REQUIRED ACTION: Among the lines of data below, reproduce only those from the one with "Consider the sequence" through the one with "In 2D homogeneous", exactly as they stand, both ends included.

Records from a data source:
━━━━━━━━

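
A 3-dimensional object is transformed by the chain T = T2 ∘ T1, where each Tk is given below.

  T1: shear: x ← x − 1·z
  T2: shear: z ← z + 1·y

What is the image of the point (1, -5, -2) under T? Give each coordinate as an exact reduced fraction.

T(p) = (3, -5, -7)

T1 shear: x ← x − 1·z: (1, -5, -2) → (3, -5, -2)
T2 shear: z ← z + 1·y: (3, -5, -2) → (3, -5, -7)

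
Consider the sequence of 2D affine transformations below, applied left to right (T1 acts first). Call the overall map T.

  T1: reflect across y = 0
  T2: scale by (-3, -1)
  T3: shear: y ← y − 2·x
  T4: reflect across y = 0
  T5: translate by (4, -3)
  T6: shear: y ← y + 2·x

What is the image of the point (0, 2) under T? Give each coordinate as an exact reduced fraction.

T1 reflect across y = 0: (0, 2) → (0, -2)
T2 scale by (-3, -1): (0, -2) → (0, 2)
T3 shear: y ← y − 2·x: (0, 2) → (0, 2)
T4 reflect across y = 0: (0, 2) → (0, -2)
T5 translate by (4, -3): (0, -2) → (4, -5)
T6 shear: y ← y + 2·x: (4, -5) → (4, 3)

T(p) = (4, 3)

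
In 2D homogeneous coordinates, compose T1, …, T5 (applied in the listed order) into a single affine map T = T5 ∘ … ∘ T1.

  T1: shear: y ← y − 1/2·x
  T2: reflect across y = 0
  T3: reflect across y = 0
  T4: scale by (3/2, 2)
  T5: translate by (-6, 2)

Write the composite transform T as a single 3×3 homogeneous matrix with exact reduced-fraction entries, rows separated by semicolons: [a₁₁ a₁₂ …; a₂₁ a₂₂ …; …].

T1 = [1 0 0; -1/2 1 0; 0 0 1]
T2·T1 = [1 0 0; 1/2 -1 0; 0 0 1]
T3·…·T1 = [1 0 0; -1/2 1 0; 0 0 1]
T4·…·T1 = [3/2 0 0; -1 2 0; 0 0 1]
T5·…·T1 = [3/2 0 -6; -1 2 2; 0 0 1]

T = [3/2 0 -6; -1 2 2; 0 0 1]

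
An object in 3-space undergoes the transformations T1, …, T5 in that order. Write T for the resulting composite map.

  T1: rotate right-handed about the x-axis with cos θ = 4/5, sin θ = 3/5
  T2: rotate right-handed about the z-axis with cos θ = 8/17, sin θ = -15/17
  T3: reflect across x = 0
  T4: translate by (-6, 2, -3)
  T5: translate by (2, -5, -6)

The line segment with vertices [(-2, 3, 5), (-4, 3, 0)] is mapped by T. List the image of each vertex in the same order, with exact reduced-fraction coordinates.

T1 rotate right-handed about the x-axis with cos θ = 4/5, sin θ = 3/5: (-2, 3, 5) → (-2, -3/5, 29/5); (-4, 3, 0) → (-4, 12/5, 9/5)
T2 rotate right-handed about the z-axis with cos θ = 8/17, sin θ = -15/17: (-2, -3/5, 29/5) → (-25/17, 126/85, 29/5); (-4, 12/5, 9/5) → (4/17, 396/85, 9/5)
T3 reflect across x = 0: (-25/17, 126/85, 29/5) → (25/17, 126/85, 29/5); (4/17, 396/85, 9/5) → (-4/17, 396/85, 9/5)
T4 translate by (-6, 2, -3): (25/17, 126/85, 29/5) → (-77/17, 296/85, 14/5); (-4/17, 396/85, 9/5) → (-106/17, 566/85, -6/5)
T5 translate by (2, -5, -6): (-77/17, 296/85, 14/5) → (-43/17, -129/85, -16/5); (-106/17, 566/85, -6/5) → (-72/17, 141/85, -36/5)

image vertices: (-43/17, -129/85, -16/5), (-72/17, 141/85, -36/5)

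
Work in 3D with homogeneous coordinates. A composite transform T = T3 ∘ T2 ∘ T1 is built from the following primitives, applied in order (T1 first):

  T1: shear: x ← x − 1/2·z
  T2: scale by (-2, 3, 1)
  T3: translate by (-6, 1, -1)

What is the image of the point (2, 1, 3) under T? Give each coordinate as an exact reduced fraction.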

━━━━━━━━

EXERCISE RESULT:
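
Consider the sequence of 2D affine transformations below, applied left to right (T1 acts first). Call the overall map T.

  T1: reflect across y = 0
  T2: scale by (-3, -1)
  T3: shear: y ← y − 2·x
  T4: reflect across y = 0
  T5: translate by (4, -3)
  T6: shear: y ← y + 2·x

What is the image of the point (0, 2) under T? Give each coordinate as an exact reduced fraction.

T1 reflect across y = 0: (0, 2) → (0, -2)
T2 scale by (-3, -1): (0, -2) → (0, 2)
T3 shear: y ← y − 2·x: (0, 2) → (0, 2)
T4 reflect across y = 0: (0, 2) → (0, -2)
T5 translate by (4, -3): (0, -2) → (4, -5)
T6 shear: y ← y + 2·x: (4, -5) → (4, 3)

T(p) = (4, 3)

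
In 2D homogeneous coordinates, compose T1, …, T5 (applied in the listed order) into a single affine map T = T5 ∘ … ∘ T1.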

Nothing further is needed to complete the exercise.